EXTRACTED INFORMATION:
========================================

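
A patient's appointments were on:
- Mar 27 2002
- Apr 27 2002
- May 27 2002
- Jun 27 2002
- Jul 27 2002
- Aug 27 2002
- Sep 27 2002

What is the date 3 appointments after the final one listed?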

========================================

TASK DIRECTIONS:
What is needed is a word-for-word restatement of all the data.

OUTPUT FOR THIS TASK:
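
A patient's appointments were on:
- Mar 27 2002
- Apr 27 2002
- May 27 2002
- Jun 27 2002
- Jul 27 2002
- Aug 27 2002
- Sep 27 2002

What is the date 3 appointments after the final one listed?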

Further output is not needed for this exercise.